## About this task
Set down the entries once more, exactly as they are written.

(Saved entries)
***

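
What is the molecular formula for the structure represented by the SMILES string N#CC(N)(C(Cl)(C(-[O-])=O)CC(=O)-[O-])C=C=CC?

Heavy atoms from the SMILES: 10 C, 1 Cl, 2 N, 4 O.
Implicit hydrogens by atom environment:
  6 × C: no H
  2 × C: 1 H each → 2
  2 × O: no H
  2 × O (charge -1): no H
  1 × C: 3 H
  1 × C: 2 H
  1 × Cl: no H
  1 × N: 2 H
  1 × N: no H
  Total hydrogens = 9.
Net charge -2.
Molecular formula: [C10H9ClN2O4]2-

[C10H9ClN2O4]2-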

***

## Answer section
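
What is the molecular formula for the structure represented by the SMILES string N#CC(N)(C(Cl)(C(-[O-])=O)CC(=O)-[O-])C=C=CC?

Heavy atoms from the SMILES: 10 C, 1 Cl, 2 N, 4 O.
Implicit hydrogens by atom environment:
  6 × C: no H
  2 × C: 1 H each → 2
  2 × O: no H
  2 × O (charge -1): no H
  1 × C: 3 H
  1 × C: 2 H
  1 × Cl: no H
  1 × N: 2 H
  1 × N: no H
  Total hydrogens = 9.
Net charge -2.
Molecular formula: [C10H9ClN2O4]2-

[C10H9ClN2O4]2-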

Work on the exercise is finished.